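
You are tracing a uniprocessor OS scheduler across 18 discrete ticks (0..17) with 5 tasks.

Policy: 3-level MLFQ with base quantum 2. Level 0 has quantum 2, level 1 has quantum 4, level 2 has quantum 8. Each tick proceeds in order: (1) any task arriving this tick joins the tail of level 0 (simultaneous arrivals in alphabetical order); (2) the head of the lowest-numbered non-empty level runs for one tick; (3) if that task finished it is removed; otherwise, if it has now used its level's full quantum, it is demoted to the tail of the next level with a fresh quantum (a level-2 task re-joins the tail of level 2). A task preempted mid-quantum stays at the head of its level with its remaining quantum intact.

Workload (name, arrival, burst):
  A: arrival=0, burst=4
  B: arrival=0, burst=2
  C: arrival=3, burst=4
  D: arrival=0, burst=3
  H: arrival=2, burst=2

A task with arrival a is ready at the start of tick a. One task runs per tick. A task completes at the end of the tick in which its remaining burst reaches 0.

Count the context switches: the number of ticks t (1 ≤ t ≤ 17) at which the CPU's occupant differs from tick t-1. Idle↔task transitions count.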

Task goal
Repeat the material in full. Change nothing.

Response
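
You are tracing a uniprocessor OS scheduler across 18 discrete ticks (0..17) with 5 tasks.

Policy: 3-level MLFQ with base quantum 2. Level 0 has quantum 2, level 1 has quantum 4, level 2 has quantum 8. Each tick proceeds in order: (1) any task arriving this tick joins the tail of level 0 (simultaneous arrivals in alphabetical order); (2) the head of the lowest-numbered non-empty level runs for one tick; (3) if that task finished it is removed; otherwise, if it has now used its level's full quantum, it is demoted to the tail of the next level with a fresh quantum (a level-2 task re-joins the tail of level 2). A task preempted mid-quantum stays at the head of its level with its remaining quantum intact.

Workload (name, arrival, burst):
  A: arrival=0, burst=4
  B: arrival=0, burst=2
  C: arrival=3, burst=4
  D: arrival=0, burst=3
  H: arrival=2, burst=2

A task with arrival a is ready at the start of tick a. One task runs per tick. A task completes at the end of the tick in which its remaining burst reaches 0.

Count the context switches: the number of ticks t (1 ≤ t ≤ 17) at which the CPU's occupant differs from tick t-1. Idle↔task transitions count.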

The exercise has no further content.